Top of TASK INPUTS
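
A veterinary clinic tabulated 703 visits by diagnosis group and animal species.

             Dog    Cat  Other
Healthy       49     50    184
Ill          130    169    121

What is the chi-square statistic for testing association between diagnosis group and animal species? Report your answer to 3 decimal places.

Row totals: 283, 420. Column totals: 179, 219, 305. Grand total N = 703.
Expected counts (row total × column total / N):
  Healthy, Dog: 283×179/703 = 72.0583
  Healthy, Cat: 283×219/703 = 88.1607
  Healthy, Other: 283×305/703 = 122.7809
  Ill, Dog: 420×179/703 = 106.9417
  Ill, Cat: 420×219/703 = 130.8393
  Ill, Other: 420×305/703 = 182.2191
Contributions (O − E)²/E:
  (49 − 72.0583)²/72.0583 = 7.3785
  (50 − 88.1607)²/88.1607 = 16.5180
  (184 − 122.7809)²/122.7809 = 30.5241
  (130 − 106.9417)²/106.9417 = 4.9717
  (169 − 130.8393)²/130.8393 = 11.1300
  (121 − 182.2191)²/182.2191 = 20.5674
χ² = 7.3785 + 16.5180 + 30.5241 + 4.9717 + 11.1300 + 20.5674 = 91.090

91.090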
Bottom of TASK INPUTS
* _WHAT THIS TASK INVOLVES_:
Print out all the entries above exactly.

* _SOLUTION FOR THIS EXERCISE_:
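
A veterinary clinic tabulated 703 visits by diagnosis group and animal species.

             Dog    Cat  Other
Healthy       49     50    184
Ill          130    169    121

What is the chi-square statistic for testing association between diagnosis group and animal species? Report your answer to 3 decimal places.

Row totals: 283, 420. Column totals: 179, 219, 305. Grand total N = 703.
Expected counts (row total × column total / N):
  Healthy, Dog: 283×179/703 = 72.0583
  Healthy, Cat: 283×219/703 = 88.1607
  Healthy, Other: 283×305/703 = 122.7809
  Ill, Dog: 420×179/703 = 106.9417
  Ill, Cat: 420×219/703 = 130.8393
  Ill, Other: 420×305/703 = 182.2191
Contributions (O − E)²/E:
  (49 − 72.0583)²/72.0583 = 7.3785
  (50 − 88.1607)²/88.1607 = 16.5180
  (184 − 122.7809)²/122.7809 = 30.5241
  (130 − 106.9417)²/106.9417 = 4.9717
  (169 − 130.8393)²/130.8393 = 11.1300
  (121 − 182.2191)²/182.2191 = 20.5674
χ² = 7.3785 + 16.5180 + 30.5241 + 4.9717 + 11.1300 + 20.5674 = 91.090

91.090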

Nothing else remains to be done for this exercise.